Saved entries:
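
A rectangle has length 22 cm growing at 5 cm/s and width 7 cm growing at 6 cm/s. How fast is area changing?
167 cm²/s

A = lw
dA/dt = w·dl/dt + l·dw/dt = 7·5 + 22·6 = 167 cm²/s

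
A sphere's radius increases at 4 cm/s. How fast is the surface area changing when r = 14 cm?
448π cm²/s

S = 4πr²
dS/dt = dS/dr · dr/dt = 8πr · 4
At r = 14: dS/dt = 448π cm²/s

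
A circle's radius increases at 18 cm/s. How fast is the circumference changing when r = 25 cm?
36π cm/s

C = 2πr
dC/dt = 2π · dr/dt = 2π · 18 = 36π cm/s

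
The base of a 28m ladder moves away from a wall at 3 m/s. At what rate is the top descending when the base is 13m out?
13√615/205 ≈ 1.573 m/s

x² + y² = 28²
2x·dx/dt + 2y·dy/dt = 0
dy/dt = -x/y · dx/dt = -13/√615 · 3 = -13√615/205 m/s
The top is descending at 13√615/205 ≈ 1.573 m/s.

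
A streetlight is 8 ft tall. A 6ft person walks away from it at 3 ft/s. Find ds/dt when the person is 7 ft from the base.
9 ft/s

By similar triangles: 8/(x+s) = 6/s
Solving: s = 6x/2
ds/dt = 6/2 · dx/dt = 3 · 3 = 9 ft/s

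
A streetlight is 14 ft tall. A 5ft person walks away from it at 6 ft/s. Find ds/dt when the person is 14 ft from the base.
10/3 ft/s

By similar triangles: 14/(x+s) = 5/s
Solving: s = 5x/9
ds/dt = 5/9 · dx/dt = 5/9 · 6 = 10/3 ft/s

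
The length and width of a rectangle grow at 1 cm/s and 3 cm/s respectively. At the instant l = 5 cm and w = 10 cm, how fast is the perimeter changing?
8 cm/s

P = 2(l + w)
dP/dt = 2(dl/dt + dw/dt) = 2(1 + 3) = 8 cm/s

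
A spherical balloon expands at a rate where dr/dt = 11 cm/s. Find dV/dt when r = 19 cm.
15884π cm³/s

V = (4/3)πr³
dV/dt = dV/dr · dr/dt = 4πr² · 11
At r = 19: dV/dt = 15884π cm³/s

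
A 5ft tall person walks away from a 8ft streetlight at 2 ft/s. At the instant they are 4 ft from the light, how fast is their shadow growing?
10/3 ft/s

By similar triangles: 8/(x+s) = 5/s
Solving: s = 5x/3
ds/dt = 5/3 · dx/dt = 5/3 · 2 = 10/3 ft/s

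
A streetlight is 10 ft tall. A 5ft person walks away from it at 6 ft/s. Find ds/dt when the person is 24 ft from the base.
6 ft/s

By similar triangles: 10/(x+s) = 5/s
Solving: s = 5x/5
ds/dt = 5/5 · dx/dt = 1 · 6 = 6 ft/s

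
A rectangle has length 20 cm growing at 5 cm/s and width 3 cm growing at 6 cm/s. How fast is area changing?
135 cm²/s

A = lw
dA/dt = w·dl/dt + l·dw/dt = 3·5 + 20·6 = 135 cm²/s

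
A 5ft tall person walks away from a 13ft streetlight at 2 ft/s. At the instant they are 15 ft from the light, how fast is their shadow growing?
5/4 ft/s

By similar triangles: 13/(x+s) = 5/s
Solving: s = 5x/8
ds/dt = 5/8 · dx/dt = 5/8 · 2 = 5/4 ft/s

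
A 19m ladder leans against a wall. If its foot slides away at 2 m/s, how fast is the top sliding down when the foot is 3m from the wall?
3√22/44 ≈ 0.3198 m/s

x² + y² = 19²
2x·dx/dt + 2y·dy/dt = 0
dy/dt = -x/y · dx/dt = -3/(4√22) · 2 = -3√22/44 m/s
The top is descending at 3√22/44 ≈ 0.3198 m/s.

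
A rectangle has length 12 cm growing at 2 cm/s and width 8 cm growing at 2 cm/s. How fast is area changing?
40 cm²/s

A = lw
dA/dt = w·dl/dt + l·dw/dt = 8·2 + 12·2 = 40 cm²/s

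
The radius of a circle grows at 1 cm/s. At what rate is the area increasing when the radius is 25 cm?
50π cm²/s

A = πr²
dA/dt = 2πr · dr/dt = 2π(25)(1) = 50π cm²/s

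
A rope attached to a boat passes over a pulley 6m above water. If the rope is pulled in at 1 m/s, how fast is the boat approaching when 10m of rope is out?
5/4 = 1.25 m/s

rope² = x² + 6²
x = √(10² - 6²) = 8
dx/dt = (rope/x) · d(rope)/dt = (10/8) · (-1) = -5/4 m/s
The boat approaches at 5/4 = 1.25 m/s.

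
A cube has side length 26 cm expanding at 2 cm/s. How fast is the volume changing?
4056 cm³/s

V = s³
dV/dt = 3s² · ds/dt = 3·26²·2 = 4056 cm³/s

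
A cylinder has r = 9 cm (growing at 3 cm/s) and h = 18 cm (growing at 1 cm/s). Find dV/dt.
1053π cm³/s

V = πr²h
dV/dt = 2πrh·dr/dt + πr²·dh/dt
= 2π(9)(18)(3) + π(9)²(1)
= 1053π cm³/s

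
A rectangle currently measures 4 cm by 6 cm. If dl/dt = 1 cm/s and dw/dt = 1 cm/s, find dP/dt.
4 cm/s

P = 2(l + w)
dP/dt = 2(dl/dt + dw/dt) = 2(1 + 1) = 4 cm/s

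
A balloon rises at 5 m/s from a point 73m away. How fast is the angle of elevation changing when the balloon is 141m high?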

What you need to do: With every word kept as it is, set down the entries again.

Solution to this problem:
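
A rectangle has length 22 cm growing at 5 cm/s and width 7 cm growing at 6 cm/s. How fast is area changing?
167 cm²/s

A = lw
dA/dt = w·dl/dt + l·dw/dt = 7·5 + 22·6 = 167 cm²/s

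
A sphere's radius increases at 4 cm/s. How fast is the surface area changing when r = 14 cm?
448π cm²/s

S = 4πr²
dS/dt = dS/dr · dr/dt = 8πr · 4
At r = 14: dS/dt = 448π cm²/s

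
A circle's radius increases at 18 cm/s. How fast is the circumference changing when r = 25 cm?
36π cm/s

C = 2πr
dC/dt = 2π · dr/dt = 2π · 18 = 36π cm/s

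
The base of a 28m ladder moves away from a wall at 3 m/s. At what rate is the top descending when the base is 13m out?
13√615/205 ≈ 1.573 m/s

x² + y² = 28²
2x·dx/dt + 2y·dy/dt = 0
dy/dt = -x/y · dx/dt = -13/√615 · 3 = -13√615/205 m/s
The top is descending at 13√615/205 ≈ 1.573 m/s.

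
A streetlight is 8 ft tall. A 6ft person walks away from it at 3 ft/s. Find ds/dt when the person is 7 ft from the base.
9 ft/s

By similar triangles: 8/(x+s) = 6/s
Solving: s = 6x/2
ds/dt = 6/2 · dx/dt = 3 · 3 = 9 ft/s

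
A streetlight is 14 ft tall. A 5ft person walks away from it at 6 ft/s. Find ds/dt when the person is 14 ft from the base.
10/3 ft/s

By similar triangles: 14/(x+s) = 5/s
Solving: s = 5x/9
ds/dt = 5/9 · dx/dt = 5/9 · 6 = 10/3 ft/s

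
The length and width of a rectangle grow at 1 cm/s and 3 cm/s respectively. At the instant l = 5 cm and w = 10 cm, how fast is the perimeter changing?
8 cm/s

P = 2(l + w)
dP/dt = 2(dl/dt + dw/dt) = 2(1 + 3) = 8 cm/s

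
A spherical balloon expands at a rate where dr/dt = 11 cm/s. Find dV/dt when r = 19 cm.
15884π cm³/s

V = (4/3)πr³
dV/dt = dV/dr · dr/dt = 4πr² · 11
At r = 19: dV/dt = 15884π cm³/s

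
A 5ft tall person walks away from a 8ft streetlight at 2 ft/s. At the instant they are 4 ft from the light, how fast is their shadow growing?
10/3 ft/s

By similar triangles: 8/(x+s) = 5/s
Solving: s = 5x/3
ds/dt = 5/3 · dx/dt = 5/3 · 2 = 10/3 ft/s

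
A streetlight is 10 ft tall. A 5ft person walks away from it at 6 ft/s. Find ds/dt when the person is 24 ft from the base.
6 ft/s

By similar triangles: 10/(x+s) = 5/s
Solving: s = 5x/5
ds/dt = 5/5 · dx/dt = 1 · 6 = 6 ft/s

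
A rectangle has length 20 cm growing at 5 cm/s and width 3 cm growing at 6 cm/s. How fast is area changing?
135 cm²/s

A = lw
dA/dt = w·dl/dt + l·dw/dt = 3·5 + 20·6 = 135 cm²/s

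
A 5ft tall person walks away from a 13ft streetlight at 2 ft/s. At the instant they are 15 ft from the light, how fast is their shadow growing?
5/4 ft/s

By similar triangles: 13/(x+s) = 5/s
Solving: s = 5x/8
ds/dt = 5/8 · dx/dt = 5/8 · 2 = 5/4 ft/s

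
A 19m ladder leans against a wall. If its foot slides away at 2 m/s, how fast is the top sliding down when the foot is 3m from the wall?
3√22/44 ≈ 0.3198 m/s

x² + y² = 19²
2x·dx/dt + 2y·dy/dt = 0
dy/dt = -x/y · dx/dt = -3/(4√22) · 2 = -3√22/44 m/s
The top is descending at 3√22/44 ≈ 0.3198 m/s.

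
A rectangle has length 12 cm growing at 2 cm/s and width 8 cm growing at 2 cm/s. How fast is area changing?
40 cm²/s

A = lw
dA/dt = w·dl/dt + l·dw/dt = 8·2 + 12·2 = 40 cm²/s

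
The radius of a circle grows at 1 cm/s. At what rate is the area increasing when the radius is 25 cm?
50π cm²/s

A = πr²
dA/dt = 2πr · dr/dt = 2π(25)(1) = 50π cm²/s

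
A rope attached to a boat passes over a pulley 6m above water. If the rope is pulled in at 1 m/s, how fast is the boat approaching when 10m of rope is out?
5/4 = 1.25 m/s

rope² = x² + 6²
x = √(10² - 6²) = 8
dx/dt = (rope/x) · d(rope)/dt = (10/8) · (-1) = -5/4 m/s
The boat approaches at 5/4 = 1.25 m/s.

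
A cube has side length 26 cm expanding at 2 cm/s. How fast is the volume changing?
4056 cm³/s

V = s³
dV/dt = 3s² · ds/dt = 3·26²·2 = 4056 cm³/s

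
A cylinder has r = 9 cm (growing at 3 cm/s) and h = 18 cm (growing at 1 cm/s). Find dV/dt.
1053π cm³/s

V = πr²h
dV/dt = 2πrh·dr/dt + πr²·dh/dt
= 2π(9)(18)(3) + π(9)²(1)
= 1053π cm³/s

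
A rectangle currently measures 4 cm by 6 cm. If dl/dt = 1 cm/s and dw/dt = 1 cm/s, find dP/dt.
4 cm/s

P = 2(l + w)
dP/dt = 2(dl/dt + dw/dt) = 2(1 + 1) = 4 cm/s

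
A balloon rises at 5 m/s from a point 73m away. How fast is the angle of elevation changing when the balloon is 141m high?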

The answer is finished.